[WHAT IS NEEDED]
From the line containing "Working in B" through the final line of the records, reproduce every line exactly.

:: STORED DATA

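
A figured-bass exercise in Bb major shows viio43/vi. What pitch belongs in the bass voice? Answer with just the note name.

C

The applied chord viio43/vi is rooted on F#: F#-A-C-Eb.
The figure 43 means second inversion — the fifth is in the bass.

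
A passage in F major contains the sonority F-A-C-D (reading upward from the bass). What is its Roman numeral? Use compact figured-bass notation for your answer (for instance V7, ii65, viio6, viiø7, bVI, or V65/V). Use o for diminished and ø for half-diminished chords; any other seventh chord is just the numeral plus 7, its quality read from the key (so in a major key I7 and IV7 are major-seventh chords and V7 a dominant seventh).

The pitches D-F-A-C form a minor seventh chord rooted on D.
D is scale degree 6 in F major, and a minor seventh chord on that degree is written vi7.
With F in the bass the chord is in first inversion, so the figured bass is 65.

vi65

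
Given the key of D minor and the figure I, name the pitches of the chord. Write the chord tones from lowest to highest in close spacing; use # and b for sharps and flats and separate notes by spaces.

Scale degree 1 in D minor is D; here the chord built on it is altered to a major triad. I is the major tonic (Picardy third), borrowed from the parallel major.
So the chord is D-F#-A, a major triad.

D F# A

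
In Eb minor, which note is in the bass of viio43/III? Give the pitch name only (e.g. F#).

Cb

The applied chord viio43/III is rooted on F: F-Ab-Cb-Ebb.
The figure 43 means second inversion — the fifth is in the bass.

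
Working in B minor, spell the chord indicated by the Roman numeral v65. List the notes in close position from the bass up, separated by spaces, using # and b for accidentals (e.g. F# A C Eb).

A C# E F#

The numeral's case and figure indicate a minor seventh chord. In B minor its root, scale degree 5, is F#.
Stacking thirds from F# gives F#-A-C#-E.
The figured bass 65 indicates first inversion, placing the third (A) in the bass: A-C#-E-F#.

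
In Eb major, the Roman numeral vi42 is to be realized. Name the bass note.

Bb

vi in Eb major has root C; the chord is C-Eb-G-Bb.
The figure 42 means third inversion — the seventh is in the bass.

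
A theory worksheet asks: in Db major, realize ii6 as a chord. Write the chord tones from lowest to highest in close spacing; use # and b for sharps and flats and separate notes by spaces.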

::::

[EXPECTED ANSWER]
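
Working in B minor, spell the chord indicated by the Roman numeral v65. List the notes in close position from the bass up, separated by spaces, using # and b for accidentals (e.g. F# A C Eb).

A C# E F#

The numeral's case and figure indicate a minor seventh chord. In B minor its root, scale degree 5, is F#.
Stacking thirds from F# gives F#-A-C#-E.
The figured bass 65 indicates first inversion, placing the third (A) in the bass: A-C#-E-F#.

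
In Eb major, the Roman numeral vi42 is to be realized. Name the bass note.

Bb

vi in Eb major has root C; the chord is C-Eb-G-Bb.
The figure 42 means third inversion — the seventh is in the bass.

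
A theory worksheet asks: in Db major, realize ii6 as a chord. Write the chord tones from lowest to highest in close spacing; use # and b for sharps and flats and separate notes by spaces.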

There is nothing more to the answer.